Dataset entries:
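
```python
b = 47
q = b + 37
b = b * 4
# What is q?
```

Trace:
`b = 47` → b = 47
`q = b + 37` → q = 84
`b = b * 4` → b = 188
So q = 84

Answer: 84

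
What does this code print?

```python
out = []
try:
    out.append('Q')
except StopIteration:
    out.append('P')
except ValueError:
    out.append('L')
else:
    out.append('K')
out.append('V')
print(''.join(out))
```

Execution trace: 'Q' (try body, no exception) → 'K' (else) → 'V' (after the try/except). Output: QKV

Answer: QKV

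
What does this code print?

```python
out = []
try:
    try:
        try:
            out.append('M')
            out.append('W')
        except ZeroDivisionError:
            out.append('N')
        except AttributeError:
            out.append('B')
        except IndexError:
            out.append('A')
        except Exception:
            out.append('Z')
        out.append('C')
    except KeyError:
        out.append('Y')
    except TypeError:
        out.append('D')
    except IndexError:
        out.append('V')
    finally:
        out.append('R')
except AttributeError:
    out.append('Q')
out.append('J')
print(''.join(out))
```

Execution trace: 'M' (inner try body) → 'W' (inner try body, no exception) → 'C' (try body, no exception) → 'R' (finally) → 'J' (after the try/except). Output: MWCRJ

Answer: MWCRJ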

What to do:
An exact, complete copy of the data is the only acceptable answer.

Answer area:
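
```python
b = 47
q = b + 37
b = b * 4
# What is q?
```

Trace:
`b = 47` → b = 47
`q = b + 37` → q = 84
`b = b * 4` → b = 188
So q = 84

Answer: 84

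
What does this code print?

```python
out = []
try:
    out.append('Q')
except StopIteration:
    out.append('P')
except ValueError:
    out.append('L')
else:
    out.append('K')
out.append('V')
print(''.join(out))
```

Execution trace: 'Q' (try body, no exception) → 'K' (else) → 'V' (after the try/except). Output: QKV

Answer: QKV

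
What does this code print?

```python
out = []
try:
    try:
        try:
            out.append('M')
            out.append('W')
        except ZeroDivisionError:
            out.append('N')
        except AttributeError:
            out.append('B')
        except IndexError:
            out.append('A')
        except Exception:
            out.append('Z')
        out.append('C')
    except KeyError:
        out.append('Y')
    except TypeError:
        out.append('D')
    except IndexError:
        out.append('V')
    finally:
        out.append('R')
except AttributeError:
    out.append('Q')
out.append('J')
print(''.join(out))
```

Execution trace: 'M' (inner try body) → 'W' (inner try body, no exception) → 'C' (try body, no exception) → 'R' (finally) → 'J' (after the try/except). Output: MWCRJ

Answer: MWCRJ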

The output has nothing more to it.